_Problem description_
Each of the following records is to be output exactly.
___ The data
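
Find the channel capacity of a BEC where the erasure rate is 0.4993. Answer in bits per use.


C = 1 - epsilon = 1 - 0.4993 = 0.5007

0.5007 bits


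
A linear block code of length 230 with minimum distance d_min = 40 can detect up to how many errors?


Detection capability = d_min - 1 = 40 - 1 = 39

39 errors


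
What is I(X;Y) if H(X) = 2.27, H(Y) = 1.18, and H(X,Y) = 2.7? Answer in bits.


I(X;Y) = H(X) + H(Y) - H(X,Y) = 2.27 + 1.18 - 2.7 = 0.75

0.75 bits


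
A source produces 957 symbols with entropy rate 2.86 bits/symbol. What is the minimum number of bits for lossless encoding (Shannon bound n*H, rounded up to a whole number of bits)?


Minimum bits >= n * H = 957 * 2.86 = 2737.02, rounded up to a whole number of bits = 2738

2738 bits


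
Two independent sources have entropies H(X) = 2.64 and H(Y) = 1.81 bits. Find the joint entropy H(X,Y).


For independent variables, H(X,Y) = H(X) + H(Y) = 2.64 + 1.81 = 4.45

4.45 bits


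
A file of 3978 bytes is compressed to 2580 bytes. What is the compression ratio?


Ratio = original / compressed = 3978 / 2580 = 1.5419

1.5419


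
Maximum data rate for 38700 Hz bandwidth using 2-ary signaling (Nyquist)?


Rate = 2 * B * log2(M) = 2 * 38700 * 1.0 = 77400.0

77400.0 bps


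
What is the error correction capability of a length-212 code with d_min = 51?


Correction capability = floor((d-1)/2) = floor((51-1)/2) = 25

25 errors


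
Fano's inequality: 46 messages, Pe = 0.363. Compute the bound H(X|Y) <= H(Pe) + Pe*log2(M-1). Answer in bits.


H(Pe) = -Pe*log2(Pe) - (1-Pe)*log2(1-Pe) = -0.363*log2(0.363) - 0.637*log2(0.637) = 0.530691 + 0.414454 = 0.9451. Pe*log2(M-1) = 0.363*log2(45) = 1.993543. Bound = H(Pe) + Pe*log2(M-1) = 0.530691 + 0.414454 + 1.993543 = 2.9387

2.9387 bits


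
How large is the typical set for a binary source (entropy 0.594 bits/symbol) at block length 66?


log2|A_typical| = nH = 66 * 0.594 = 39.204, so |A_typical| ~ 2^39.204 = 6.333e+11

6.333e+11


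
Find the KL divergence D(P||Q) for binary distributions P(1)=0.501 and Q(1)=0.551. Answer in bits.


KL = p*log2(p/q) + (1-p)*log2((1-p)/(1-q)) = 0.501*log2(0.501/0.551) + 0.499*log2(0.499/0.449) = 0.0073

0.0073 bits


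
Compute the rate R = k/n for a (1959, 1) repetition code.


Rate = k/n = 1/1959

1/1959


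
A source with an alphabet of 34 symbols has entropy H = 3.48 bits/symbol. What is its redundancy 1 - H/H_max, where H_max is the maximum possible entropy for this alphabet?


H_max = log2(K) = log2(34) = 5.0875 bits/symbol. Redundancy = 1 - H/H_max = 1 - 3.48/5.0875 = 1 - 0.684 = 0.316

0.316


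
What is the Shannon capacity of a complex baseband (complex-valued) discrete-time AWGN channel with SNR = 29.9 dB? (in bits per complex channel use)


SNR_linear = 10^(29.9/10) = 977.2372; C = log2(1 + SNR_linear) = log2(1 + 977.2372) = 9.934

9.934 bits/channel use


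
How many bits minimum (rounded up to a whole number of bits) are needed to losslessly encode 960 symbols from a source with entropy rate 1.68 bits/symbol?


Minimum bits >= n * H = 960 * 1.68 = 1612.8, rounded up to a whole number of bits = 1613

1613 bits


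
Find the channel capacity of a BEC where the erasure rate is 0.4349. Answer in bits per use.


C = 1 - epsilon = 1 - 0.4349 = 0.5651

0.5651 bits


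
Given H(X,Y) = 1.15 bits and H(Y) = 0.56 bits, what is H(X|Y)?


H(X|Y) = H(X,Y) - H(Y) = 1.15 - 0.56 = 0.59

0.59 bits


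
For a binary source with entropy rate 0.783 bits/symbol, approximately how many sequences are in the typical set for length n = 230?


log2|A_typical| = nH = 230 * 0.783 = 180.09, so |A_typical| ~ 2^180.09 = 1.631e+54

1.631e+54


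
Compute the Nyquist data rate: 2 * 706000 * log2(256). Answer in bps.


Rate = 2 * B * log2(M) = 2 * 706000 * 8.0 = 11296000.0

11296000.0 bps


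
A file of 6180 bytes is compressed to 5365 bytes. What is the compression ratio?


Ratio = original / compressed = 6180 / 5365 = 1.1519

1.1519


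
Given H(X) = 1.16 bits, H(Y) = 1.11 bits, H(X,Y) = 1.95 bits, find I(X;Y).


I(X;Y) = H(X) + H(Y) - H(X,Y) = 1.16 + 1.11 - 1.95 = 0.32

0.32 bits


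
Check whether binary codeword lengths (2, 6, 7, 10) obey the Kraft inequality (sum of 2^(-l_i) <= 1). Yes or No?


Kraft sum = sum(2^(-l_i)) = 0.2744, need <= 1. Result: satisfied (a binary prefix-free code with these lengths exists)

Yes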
______
_Solution to this problem_
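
Find the channel capacity of a BEC where the erasure rate is 0.4993. Answer in bits per use.


C = 1 - epsilon = 1 - 0.4993 = 0.5007

0.5007 bits


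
A linear block code of length 230 with minimum distance d_min = 40 can detect up to how many errors?


Detection capability = d_min - 1 = 40 - 1 = 39

39 errors


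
What is I(X;Y) if H(X) = 2.27, H(Y) = 1.18, and H(X,Y) = 2.7? Answer in bits.


I(X;Y) = H(X) + H(Y) - H(X,Y) = 2.27 + 1.18 - 2.7 = 0.75

0.75 bits


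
A source produces 957 symbols with entropy rate 2.86 bits/symbol. What is the minimum number of bits for lossless encoding (Shannon bound n*H, rounded up to a whole number of bits)?


Minimum bits >= n * H = 957 * 2.86 = 2737.02, rounded up to a whole number of bits = 2738

2738 bits


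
Two independent sources have entropies H(X) = 2.64 and H(Y) = 1.81 bits. Find the joint entropy H(X,Y).


For independent variables, H(X,Y) = H(X) + H(Y) = 2.64 + 1.81 = 4.45

4.45 bits


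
A file of 3978 bytes is compressed to 2580 bytes. What is the compression ratio?


Ratio = original / compressed = 3978 / 2580 = 1.5419

1.5419


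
Maximum data rate for 38700 Hz bandwidth using 2-ary signaling (Nyquist)?


Rate = 2 * B * log2(M) = 2 * 38700 * 1.0 = 77400.0

77400.0 bps


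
What is the error correction capability of a length-212 code with d_min = 51?


Correction capability = floor((d-1)/2) = floor((51-1)/2) = 25

25 errors


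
Fano's inequality: 46 messages, Pe = 0.363. Compute the bound H(X|Y) <= H(Pe) + Pe*log2(M-1). Answer in bits.


H(Pe) = -Pe*log2(Pe) - (1-Pe)*log2(1-Pe) = -0.363*log2(0.363) - 0.637*log2(0.637) = 0.530691 + 0.414454 = 0.9451. Pe*log2(M-1) = 0.363*log2(45) = 1.993543. Bound = H(Pe) + Pe*log2(M-1) = 0.530691 + 0.414454 + 1.993543 = 2.9387

2.9387 bits


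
How large is the typical set for a binary source (entropy 0.594 bits/symbol) at block length 66?


log2|A_typical| = nH = 66 * 0.594 = 39.204, so |A_typical| ~ 2^39.204 = 6.333e+11

6.333e+11


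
Find the KL divergence D(P||Q) for binary distributions P(1)=0.501 and Q(1)=0.551. Answer in bits.


KL = p*log2(p/q) + (1-p)*log2((1-p)/(1-q)) = 0.501*log2(0.501/0.551) + 0.499*log2(0.499/0.449) = 0.0073

0.0073 bits


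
Compute the rate R = k/n for a (1959, 1) repetition code.


Rate = k/n = 1/1959

1/1959


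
A source with an alphabet of 34 symbols has entropy H = 3.48 bits/symbol. What is its redundancy 1 - H/H_max, where H_max is the maximum possible entropy for this alphabet?


H_max = log2(K) = log2(34) = 5.0875 bits/symbol. Redundancy = 1 - H/H_max = 1 - 3.48/5.0875 = 1 - 0.684 = 0.316

0.316


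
What is the Shannon capacity of a complex baseband (complex-valued) discrete-time AWGN channel with SNR = 29.9 dB? (in bits per complex channel use)


SNR_linear = 10^(29.9/10) = 977.2372; C = log2(1 + SNR_linear) = log2(1 + 977.2372) = 9.934

9.934 bits/channel use


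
How many bits minimum (rounded up to a whole number of bits) are needed to losslessly encode 960 symbols from a source with entropy rate 1.68 bits/symbol?


Minimum bits >= n * H = 960 * 1.68 = 1612.8, rounded up to a whole number of bits = 1613

1613 bits


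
Find the channel capacity of a BEC where the erasure rate is 0.4349. Answer in bits per use.


C = 1 - epsilon = 1 - 0.4349 = 0.5651

0.5651 bits


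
Given H(X,Y) = 1.15 bits and H(Y) = 0.56 bits, what is H(X|Y)?


H(X|Y) = H(X,Y) - H(Y) = 1.15 - 0.56 = 0.59

0.59 bits


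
For a binary source with entropy rate 0.783 bits/symbol, approximately how many sequences are in the typical set for length n = 230?


log2|A_typical| = nH = 230 * 0.783 = 180.09, so |A_typical| ~ 2^180.09 = 1.631e+54

1.631e+54


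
Compute the Nyquist data rate: 2 * 706000 * log2(256). Answer in bps.


Rate = 2 * B * log2(M) = 2 * 706000 * 8.0 = 11296000.0

11296000.0 bps


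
A file of 6180 bytes is compressed to 5365 bytes. What is the compression ratio?


Ratio = original / compressed = 6180 / 5365 = 1.1519

1.1519


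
Given H(X) = 1.16 bits, H(Y) = 1.11 bits, H(X,Y) = 1.95 bits, find I(X;Y).


I(X;Y) = H(X) + H(Y) - H(X,Y) = 1.16 + 1.11 - 1.95 = 0.32

0.32 bits


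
Check whether binary codeword lengths (2, 6, 7, 10) obey the Kraft inequality (sum of 2^(-l_i) <= 1). Yes or No?


Kraft sum = sum(2^(-l_i)) = 0.2744, need <= 1. Result: satisfied (a binary prefix-free code with these lengths exists)

Yes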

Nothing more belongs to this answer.